Directions for this task: Print out all of the data below, keeping it identical to the original.
(Available data)
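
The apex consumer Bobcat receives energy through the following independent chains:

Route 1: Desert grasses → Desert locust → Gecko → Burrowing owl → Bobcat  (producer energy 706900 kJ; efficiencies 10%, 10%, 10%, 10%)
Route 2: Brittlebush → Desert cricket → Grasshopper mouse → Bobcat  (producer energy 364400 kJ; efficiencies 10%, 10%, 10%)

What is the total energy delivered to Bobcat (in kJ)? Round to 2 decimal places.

435.09 kJ

Route 1: 706900 × 0.1 × 0.1 × 0.1 × 0.1 = 70.69 kJ
Route 2: 364400 × 0.1 × 0.1 × 0.1 = 364.4 kJ
Total at Bobcat: 70.69 + 364.4 = 435.09 kJ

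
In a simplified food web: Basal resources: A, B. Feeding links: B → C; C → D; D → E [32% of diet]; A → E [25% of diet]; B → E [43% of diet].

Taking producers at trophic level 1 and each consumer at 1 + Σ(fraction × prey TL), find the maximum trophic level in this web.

C: 1 + 1 = 2
D: 1 + 2 = 3
E: 1 + (0.32×3 + 0.25×1 + 0.43×1) = 2.64

3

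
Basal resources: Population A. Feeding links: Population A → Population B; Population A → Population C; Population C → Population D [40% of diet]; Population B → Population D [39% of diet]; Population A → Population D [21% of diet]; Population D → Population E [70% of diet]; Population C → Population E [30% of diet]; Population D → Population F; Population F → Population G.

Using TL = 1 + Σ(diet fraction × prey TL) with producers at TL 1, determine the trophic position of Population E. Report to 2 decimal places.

3.55

Population B: 1 + 1 = 2
Population C: 1 + 1 = 2
Population D: 1 + (0.4×2 + 0.39×2 + 0.21×1) = 2.79
Population E: 1 + (0.7×2.79 + 0.3×2) = 3.553
Population F: 1 + 2.79 = 3.79
Population G: 1 + 3.79 = 4.79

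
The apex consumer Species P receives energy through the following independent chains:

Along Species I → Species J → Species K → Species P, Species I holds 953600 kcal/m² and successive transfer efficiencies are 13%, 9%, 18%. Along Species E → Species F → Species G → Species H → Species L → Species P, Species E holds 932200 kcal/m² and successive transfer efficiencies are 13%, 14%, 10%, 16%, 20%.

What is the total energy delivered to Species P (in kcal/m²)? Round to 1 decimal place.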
(End Available data)
Exercise answer:
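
The apex consumer Bobcat receives energy through the following independent chains:

Route 1: Desert grasses → Desert locust → Gecko → Burrowing owl → Bobcat  (producer energy 706900 kJ; efficiencies 10%, 10%, 10%, 10%)
Route 2: Brittlebush → Desert cricket → Grasshopper mouse → Bobcat  (producer energy 364400 kJ; efficiencies 10%, 10%, 10%)

What is the total energy delivered to Bobcat (in kJ)? Round to 2 decimal places.

435.09 kJ

Route 1: 706900 × 0.1 × 0.1 × 0.1 × 0.1 = 70.69 kJ
Route 2: 364400 × 0.1 × 0.1 × 0.1 = 364.4 kJ
Total at Bobcat: 70.69 + 364.4 = 435.09 kJ

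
In a simplified food web: Basal resources: A, B. Feeding links: B → C; C → D; D → E [32% of diet]; A → E [25% of diet]; B → E [43% of diet].

Taking producers at trophic level 1 and each consumer at 1 + Σ(fraction × prey TL), find the maximum trophic level in this web.

C: 1 + 1 = 2
D: 1 + 2 = 3
E: 1 + (0.32×3 + 0.25×1 + 0.43×1) = 2.64

3

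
Basal resources: Population A. Feeding links: Population A → Population B; Population A → Population C; Population C → Population D [40% of diet]; Population B → Population D [39% of diet]; Population A → Population D [21% of diet]; Population D → Population E [70% of diet]; Population C → Population E [30% of diet]; Population D → Population F; Population F → Population G.

Using TL = 1 + Σ(diet fraction × prey TL) with producers at TL 1, determine the trophic position of Population E. Report to 2 decimal places.

3.55

Population B: 1 + 1 = 2
Population C: 1 + 1 = 2
Population D: 1 + (0.4×2 + 0.39×2 + 0.21×1) = 2.79
Population E: 1 + (0.7×2.79 + 0.3×2) = 3.553
Population F: 1 + 2.79 = 3.79
Population G: 1 + 3.79 = 4.79

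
The apex consumer Species P receives energy through the following independent chains:

Along Species I → Species J → Species K → Species P, Species I holds 953600 kcal/m² and successive transfer efficiencies are 13%, 9%, 18%. Along Species E → Species F → Species G → Species H → Species L → Species P, Species E holds 932200 kcal/m² and successive transfer efficiencies are 13%, 14%, 10%, 16%, 20%.

What is the total energy delivered to Species P (in kcal/m²)? Round to 1 decimal place.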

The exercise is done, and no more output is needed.